*Exercise directions*:
Wherever the line with "There are 20" sits in the listing below, transcribe from it up to and including the line with "A vending machine", exactly, and leave the remaining lines out.

*Records provided*:
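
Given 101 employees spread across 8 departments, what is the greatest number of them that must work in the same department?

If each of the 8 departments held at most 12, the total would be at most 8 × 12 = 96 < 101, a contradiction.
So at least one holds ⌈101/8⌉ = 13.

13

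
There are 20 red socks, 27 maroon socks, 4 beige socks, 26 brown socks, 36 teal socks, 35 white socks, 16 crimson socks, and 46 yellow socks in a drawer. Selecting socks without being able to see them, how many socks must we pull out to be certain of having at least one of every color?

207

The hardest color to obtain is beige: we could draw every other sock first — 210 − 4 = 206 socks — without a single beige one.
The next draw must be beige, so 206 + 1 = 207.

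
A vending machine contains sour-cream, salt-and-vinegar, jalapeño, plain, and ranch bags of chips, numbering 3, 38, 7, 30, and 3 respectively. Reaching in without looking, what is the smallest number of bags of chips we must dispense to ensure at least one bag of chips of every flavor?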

* * *

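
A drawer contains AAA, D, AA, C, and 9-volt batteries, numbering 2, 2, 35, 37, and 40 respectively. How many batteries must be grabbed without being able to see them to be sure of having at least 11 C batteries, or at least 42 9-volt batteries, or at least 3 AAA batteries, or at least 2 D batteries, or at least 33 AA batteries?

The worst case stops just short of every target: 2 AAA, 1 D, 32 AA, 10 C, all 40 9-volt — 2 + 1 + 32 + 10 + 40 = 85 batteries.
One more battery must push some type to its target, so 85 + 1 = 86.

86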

*Reply to the exercise*:
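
There are 20 red socks, 27 maroon socks, 4 beige socks, 26 brown socks, 36 teal socks, 35 white socks, 16 crimson socks, and 46 yellow socks in a drawer. Selecting socks without being able to see them, how many socks must we pull out to be certain of having at least one of every color?

207

The hardest color to obtain is beige: we could draw every other sock first — 210 − 4 = 206 socks — without a single beige one.
The next draw must be beige, so 206 + 1 = 207.

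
A vending machine contains sour-cream, salt-and-vinegar, jalapeño, plain, and ranch bags of chips, numbering 3, 38, 7, 30, and 3 respectively. Reaching in without looking, what is the smallest number of bags of chips we must dispense to ensure at least one bag of chips of every flavor?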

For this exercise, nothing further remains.